As the answer, set down the lines below from the one containing "Only 78 h of" through the one containing "- oat clusters: 46 cm, $40", exactly and inclusively, and no others.

═════ Exercise data ═════

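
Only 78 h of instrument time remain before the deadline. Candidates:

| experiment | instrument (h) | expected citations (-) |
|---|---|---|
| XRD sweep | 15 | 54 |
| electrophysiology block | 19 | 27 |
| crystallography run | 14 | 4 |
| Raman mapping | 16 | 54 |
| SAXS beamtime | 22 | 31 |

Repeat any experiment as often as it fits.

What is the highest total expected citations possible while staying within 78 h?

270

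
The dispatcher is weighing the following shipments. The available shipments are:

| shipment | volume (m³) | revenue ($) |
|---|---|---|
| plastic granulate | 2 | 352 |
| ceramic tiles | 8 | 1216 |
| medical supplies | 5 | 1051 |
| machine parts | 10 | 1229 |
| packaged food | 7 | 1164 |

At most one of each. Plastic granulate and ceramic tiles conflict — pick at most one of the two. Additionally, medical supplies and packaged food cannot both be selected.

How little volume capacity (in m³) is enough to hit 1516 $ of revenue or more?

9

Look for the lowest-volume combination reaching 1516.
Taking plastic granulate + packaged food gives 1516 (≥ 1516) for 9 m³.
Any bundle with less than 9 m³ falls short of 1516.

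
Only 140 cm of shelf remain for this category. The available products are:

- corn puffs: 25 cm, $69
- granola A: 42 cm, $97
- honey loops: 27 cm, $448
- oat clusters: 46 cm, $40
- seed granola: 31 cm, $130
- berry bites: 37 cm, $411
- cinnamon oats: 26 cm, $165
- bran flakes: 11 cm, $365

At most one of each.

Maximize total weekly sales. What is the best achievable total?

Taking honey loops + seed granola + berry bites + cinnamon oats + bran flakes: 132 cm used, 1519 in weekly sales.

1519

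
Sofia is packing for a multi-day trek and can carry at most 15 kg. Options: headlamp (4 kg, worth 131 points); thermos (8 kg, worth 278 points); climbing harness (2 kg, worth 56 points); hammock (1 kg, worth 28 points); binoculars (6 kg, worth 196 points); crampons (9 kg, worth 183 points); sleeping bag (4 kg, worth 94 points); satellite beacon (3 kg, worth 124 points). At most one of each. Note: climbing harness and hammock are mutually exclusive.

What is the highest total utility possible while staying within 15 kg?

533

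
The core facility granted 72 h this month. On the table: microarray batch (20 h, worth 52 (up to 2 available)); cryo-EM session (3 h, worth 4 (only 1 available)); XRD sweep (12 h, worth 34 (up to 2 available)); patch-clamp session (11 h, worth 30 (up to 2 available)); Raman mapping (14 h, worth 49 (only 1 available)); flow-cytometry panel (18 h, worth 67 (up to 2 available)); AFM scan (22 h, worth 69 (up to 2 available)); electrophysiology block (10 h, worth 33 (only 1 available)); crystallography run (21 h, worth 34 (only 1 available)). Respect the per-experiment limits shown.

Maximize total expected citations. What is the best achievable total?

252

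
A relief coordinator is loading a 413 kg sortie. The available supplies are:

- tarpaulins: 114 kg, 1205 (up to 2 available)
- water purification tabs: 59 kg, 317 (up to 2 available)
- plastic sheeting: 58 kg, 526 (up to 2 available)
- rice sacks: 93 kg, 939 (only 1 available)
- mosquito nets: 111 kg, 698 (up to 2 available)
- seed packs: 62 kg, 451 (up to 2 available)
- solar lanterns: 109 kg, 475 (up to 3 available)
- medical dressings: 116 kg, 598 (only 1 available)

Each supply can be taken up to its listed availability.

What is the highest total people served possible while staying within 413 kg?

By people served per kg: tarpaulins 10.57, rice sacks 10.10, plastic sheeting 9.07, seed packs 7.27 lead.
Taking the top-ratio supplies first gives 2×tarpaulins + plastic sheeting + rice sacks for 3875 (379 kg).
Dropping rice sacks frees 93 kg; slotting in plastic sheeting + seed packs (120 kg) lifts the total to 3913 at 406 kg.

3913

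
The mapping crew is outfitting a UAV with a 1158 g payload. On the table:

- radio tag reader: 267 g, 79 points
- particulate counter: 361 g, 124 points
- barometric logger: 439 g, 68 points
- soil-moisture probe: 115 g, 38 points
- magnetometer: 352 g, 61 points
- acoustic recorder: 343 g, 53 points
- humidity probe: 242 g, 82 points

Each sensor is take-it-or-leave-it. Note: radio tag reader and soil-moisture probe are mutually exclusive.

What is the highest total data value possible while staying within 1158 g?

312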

═════
═════ Exercise data ═════

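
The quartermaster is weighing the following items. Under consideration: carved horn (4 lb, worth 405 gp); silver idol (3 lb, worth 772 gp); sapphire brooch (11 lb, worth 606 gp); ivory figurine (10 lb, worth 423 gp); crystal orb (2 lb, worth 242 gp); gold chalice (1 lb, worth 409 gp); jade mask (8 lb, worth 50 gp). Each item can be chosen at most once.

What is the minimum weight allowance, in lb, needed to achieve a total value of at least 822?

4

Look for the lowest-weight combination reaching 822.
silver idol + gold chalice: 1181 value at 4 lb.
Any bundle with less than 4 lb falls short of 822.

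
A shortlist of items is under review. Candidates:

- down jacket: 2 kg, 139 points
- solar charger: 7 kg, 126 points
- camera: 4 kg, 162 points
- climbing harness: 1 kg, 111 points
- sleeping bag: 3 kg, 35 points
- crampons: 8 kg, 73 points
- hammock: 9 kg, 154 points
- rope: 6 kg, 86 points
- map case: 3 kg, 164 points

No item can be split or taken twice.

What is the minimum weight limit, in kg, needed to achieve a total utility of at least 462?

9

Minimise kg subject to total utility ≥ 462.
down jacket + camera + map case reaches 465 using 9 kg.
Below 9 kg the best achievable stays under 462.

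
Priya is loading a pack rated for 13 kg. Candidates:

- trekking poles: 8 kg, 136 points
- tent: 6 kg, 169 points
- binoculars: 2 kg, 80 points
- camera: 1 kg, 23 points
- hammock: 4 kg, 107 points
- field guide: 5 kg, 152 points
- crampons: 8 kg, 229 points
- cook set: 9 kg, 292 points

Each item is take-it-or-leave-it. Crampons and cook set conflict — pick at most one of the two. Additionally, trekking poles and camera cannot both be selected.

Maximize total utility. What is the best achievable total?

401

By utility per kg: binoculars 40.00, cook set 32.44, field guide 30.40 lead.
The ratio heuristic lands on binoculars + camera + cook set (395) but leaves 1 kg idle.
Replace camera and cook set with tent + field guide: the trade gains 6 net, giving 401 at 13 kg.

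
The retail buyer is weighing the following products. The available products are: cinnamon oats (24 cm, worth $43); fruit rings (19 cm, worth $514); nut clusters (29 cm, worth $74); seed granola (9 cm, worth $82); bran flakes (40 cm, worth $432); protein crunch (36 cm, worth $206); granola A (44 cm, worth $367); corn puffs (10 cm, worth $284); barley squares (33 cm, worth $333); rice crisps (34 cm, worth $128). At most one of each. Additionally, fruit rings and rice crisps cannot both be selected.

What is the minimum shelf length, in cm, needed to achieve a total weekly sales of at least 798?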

═════

_Exercise output_.
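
Only 78 h of instrument time remain before the deadline. Candidates:

| experiment | instrument (h) | expected citations (-) |
|---|---|---|
| XRD sweep | 15 | 54 |
| electrophysiology block | 19 | 27 |
| crystallography run | 14 | 4 |
| Raman mapping | 16 | 54 |
| SAXS beamtime | 22 | 31 |

Repeat any experiment as often as it fits.

What is the highest total expected citations possible while staying within 78 h?

270

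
The dispatcher is weighing the following shipments. The available shipments are:

| shipment | volume (m³) | revenue ($) |
|---|---|---|
| plastic granulate | 2 | 352 |
| ceramic tiles | 8 | 1216 |
| medical supplies | 5 | 1051 |
| machine parts | 10 | 1229 |
| packaged food | 7 | 1164 |

At most one of each. Plastic granulate and ceramic tiles conflict — pick at most one of the two. Additionally, medical supplies and packaged food cannot both be selected.

How little volume capacity (in m³) is enough to hit 1516 $ of revenue or more?

9

Look for the lowest-volume combination reaching 1516.
Taking plastic granulate + packaged food gives 1516 (≥ 1516) for 9 m³.
Any bundle with less than 9 m³ falls short of 1516.

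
Only 140 cm of shelf remain for this category. The available products are:

- corn puffs: 25 cm, $69
- granola A: 42 cm, $97
- honey loops: 27 cm, $448
- oat clusters: 46 cm, $40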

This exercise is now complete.